PROMPT: Print every line below. Match each one exactly.

RECORDS SHOWN:
═══
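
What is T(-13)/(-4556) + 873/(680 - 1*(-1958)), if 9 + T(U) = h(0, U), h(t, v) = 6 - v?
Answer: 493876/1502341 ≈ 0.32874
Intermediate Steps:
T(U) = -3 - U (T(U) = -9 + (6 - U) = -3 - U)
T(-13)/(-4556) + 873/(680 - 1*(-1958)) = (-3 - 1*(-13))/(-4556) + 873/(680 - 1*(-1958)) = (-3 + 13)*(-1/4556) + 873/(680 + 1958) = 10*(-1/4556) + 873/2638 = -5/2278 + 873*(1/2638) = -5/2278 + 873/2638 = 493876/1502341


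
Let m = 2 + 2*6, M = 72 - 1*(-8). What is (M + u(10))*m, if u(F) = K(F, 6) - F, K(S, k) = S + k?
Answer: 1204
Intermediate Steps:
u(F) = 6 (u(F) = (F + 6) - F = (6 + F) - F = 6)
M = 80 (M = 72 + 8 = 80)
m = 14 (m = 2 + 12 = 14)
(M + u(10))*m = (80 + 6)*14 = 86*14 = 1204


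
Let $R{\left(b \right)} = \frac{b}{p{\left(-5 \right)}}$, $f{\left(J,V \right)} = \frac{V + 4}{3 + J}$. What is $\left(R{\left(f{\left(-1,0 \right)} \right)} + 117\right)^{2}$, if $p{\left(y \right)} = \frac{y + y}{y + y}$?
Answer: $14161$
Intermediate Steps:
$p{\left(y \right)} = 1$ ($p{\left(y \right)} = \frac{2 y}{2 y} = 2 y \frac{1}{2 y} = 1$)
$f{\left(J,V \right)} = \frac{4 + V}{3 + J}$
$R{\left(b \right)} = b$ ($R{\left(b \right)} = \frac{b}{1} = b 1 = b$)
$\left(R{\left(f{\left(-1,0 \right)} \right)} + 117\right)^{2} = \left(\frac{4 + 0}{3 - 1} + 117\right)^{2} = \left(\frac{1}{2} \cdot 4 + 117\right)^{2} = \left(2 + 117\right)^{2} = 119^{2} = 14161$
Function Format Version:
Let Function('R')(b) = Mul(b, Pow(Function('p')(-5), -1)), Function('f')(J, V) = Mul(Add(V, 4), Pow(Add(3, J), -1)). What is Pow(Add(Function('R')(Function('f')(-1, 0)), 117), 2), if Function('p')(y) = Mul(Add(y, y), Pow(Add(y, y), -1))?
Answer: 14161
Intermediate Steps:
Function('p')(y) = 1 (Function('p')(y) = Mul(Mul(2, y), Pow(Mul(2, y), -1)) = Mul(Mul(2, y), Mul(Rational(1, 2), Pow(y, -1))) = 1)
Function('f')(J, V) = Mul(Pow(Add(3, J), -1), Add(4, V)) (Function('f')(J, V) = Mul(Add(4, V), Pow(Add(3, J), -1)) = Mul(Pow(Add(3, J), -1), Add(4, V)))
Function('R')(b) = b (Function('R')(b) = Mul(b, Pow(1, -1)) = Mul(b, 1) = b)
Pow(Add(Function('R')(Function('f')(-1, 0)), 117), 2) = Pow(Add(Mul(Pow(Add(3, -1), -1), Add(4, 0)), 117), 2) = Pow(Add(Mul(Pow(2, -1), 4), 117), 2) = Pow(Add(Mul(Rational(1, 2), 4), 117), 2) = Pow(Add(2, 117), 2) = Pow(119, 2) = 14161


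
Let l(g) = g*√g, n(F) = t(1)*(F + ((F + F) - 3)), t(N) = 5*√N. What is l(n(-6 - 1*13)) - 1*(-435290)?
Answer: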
═══
SOLUTION FOR THIS TASK:
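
What is T(-13)/(-4556) + 873/(680 - 1*(-1958)), if 9 + T(U) = h(0, U), h(t, v) = 6 - v?
Answer: 493876/1502341 ≈ 0.32874
Intermediate Steps:
T(U) = -3 - U (T(U) = -9 + (6 - U) = -3 - U)
T(-13)/(-4556) + 873/(680 - 1*(-1958)) = (-3 - 1*(-13))/(-4556) + 873/(680 - 1*(-1958)) = (-3 + 13)*(-1/4556) + 873/(680 + 1958) = 10*(-1/4556) + 873/2638 = -5/2278 + 873*(1/2638) = -5/2278 + 873/2638 = 493876/1502341


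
Let m = 2 + 2*6, M = 72 - 1*(-8). What is (M + u(10))*m, if u(F) = K(F, 6) - F, K(S, k) = S + k?
Answer: 1204
Intermediate Steps:
u(F) = 6 (u(F) = (F + 6) - F = (6 + F) - F = 6)
M = 80 (M = 72 + 8 = 80)
m = 14 (m = 2 + 12 = 14)
(M + u(10))*m = (80 + 6)*14 = 86*14 = 1204


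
Let $R{\left(b \right)} = \frac{b}{p{\left(-5 \right)}}$, $f{\left(J,V \right)} = \frac{V + 4}{3 + J}$. What is $\left(R{\left(f{\left(-1,0 \right)} \right)} + 117\right)^{2}$, if $p{\left(y \right)} = \frac{y + y}{y + y}$?
Answer: $14161$
Intermediate Steps:
$p{\left(y \right)} = 1$ ($p{\left(y \right)} = \frac{2 y}{2 y} = 2 y \frac{1}{2 y} = 1$)
$f{\left(J,V \right)} = \frac{4 + V}{3 + J}$
$R{\left(b \right)} = b$ ($R{\left(b \right)} = \frac{b}{1} = b 1 = b$)
$\left(R{\left(f{\left(-1,0 \right)} \right)} + 117\right)^{2} = \left(\frac{4 + 0}{3 - 1} + 117\right)^{2} = \left(\frac{1}{2} \cdot 4 + 117\right)^{2} = \left(2 + 117\right)^{2} = 119^{2} = 14161$
Function Format Version:
Let Function('R')(b) = Mul(b, Pow(Function('p')(-5), -1)), Function('f')(J, V) = Mul(Add(V, 4), Pow(Add(3, J), -1)). What is Pow(Add(Function('R')(Function('f')(-1, 0)), 117), 2), if Function('p')(y) = Mul(Add(y, y), Pow(Add(y, y), -1))?
Answer: 14161
Intermediate Steps:
Function('p')(y) = 1 (Function('p')(y) = Mul(Mul(2, y), Pow(Mul(2, y), -1)) = Mul(Mul(2, y), Mul(Rational(1, 2), Pow(y, -1))) = 1)
Function('f')(J, V) = Mul(Pow(Add(3, J), -1), Add(4, V)) (Function('f')(J, V) = Mul(Add(4, V), Pow(Add(3, J), -1)) = Mul(Pow(Add(3, J), -1), Add(4, V)))
Function('R')(b) = b (Function('R')(b) = Mul(b, Pow(1, -1)) = Mul(b, 1) = b)
Pow(Add(Function('R')(Function('f')(-1, 0)), 117), 2) = Pow(Add(Mul(Pow(Add(3, -1), -1), Add(4, 0)), 117), 2) = Pow(Add(Mul(Pow(2, -1), 4), 117), 2) = Pow(Add(Mul(Rational(1, 2), 4), 117), 2) = Pow(Add(2, 117), 2) = Pow(119, 2) = 14161


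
Let l(g) = g*√g, n(F) = t(1)*(F + ((F + F) - 3)), t(N) = 5*√N. What is l(n(-6 - 1*13)) - 1*(-435290)?
Answer: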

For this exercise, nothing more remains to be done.